Collected data entries:
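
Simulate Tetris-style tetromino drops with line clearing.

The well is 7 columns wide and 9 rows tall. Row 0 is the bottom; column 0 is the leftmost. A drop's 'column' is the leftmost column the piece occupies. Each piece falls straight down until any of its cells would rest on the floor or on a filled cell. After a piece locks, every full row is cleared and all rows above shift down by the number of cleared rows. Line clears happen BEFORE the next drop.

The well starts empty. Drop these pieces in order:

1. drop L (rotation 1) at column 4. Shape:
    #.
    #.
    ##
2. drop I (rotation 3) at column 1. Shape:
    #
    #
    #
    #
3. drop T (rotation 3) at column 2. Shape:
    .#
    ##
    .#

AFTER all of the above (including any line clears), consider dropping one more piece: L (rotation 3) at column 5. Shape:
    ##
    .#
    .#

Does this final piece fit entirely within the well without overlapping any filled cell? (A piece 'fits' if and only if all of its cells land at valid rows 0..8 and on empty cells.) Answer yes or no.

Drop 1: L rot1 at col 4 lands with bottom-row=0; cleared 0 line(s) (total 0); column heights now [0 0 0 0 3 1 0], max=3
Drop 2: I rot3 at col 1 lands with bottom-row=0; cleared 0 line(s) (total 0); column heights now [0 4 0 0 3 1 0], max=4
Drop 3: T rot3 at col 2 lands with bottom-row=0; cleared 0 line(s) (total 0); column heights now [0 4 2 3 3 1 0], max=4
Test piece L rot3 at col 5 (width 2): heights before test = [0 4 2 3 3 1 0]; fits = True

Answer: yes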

...

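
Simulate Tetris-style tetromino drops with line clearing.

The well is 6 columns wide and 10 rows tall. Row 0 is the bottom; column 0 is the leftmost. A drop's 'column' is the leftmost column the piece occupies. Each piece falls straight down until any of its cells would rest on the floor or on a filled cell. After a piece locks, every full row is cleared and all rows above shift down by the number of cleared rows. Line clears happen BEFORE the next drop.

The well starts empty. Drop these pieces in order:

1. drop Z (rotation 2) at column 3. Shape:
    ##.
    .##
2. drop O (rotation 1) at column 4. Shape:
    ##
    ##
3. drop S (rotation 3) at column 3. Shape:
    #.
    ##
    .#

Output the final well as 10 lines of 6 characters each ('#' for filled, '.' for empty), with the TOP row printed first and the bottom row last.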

▸ To do
The answer must be a single number: how many lines of the entries contain "locks".

▸ Solution
2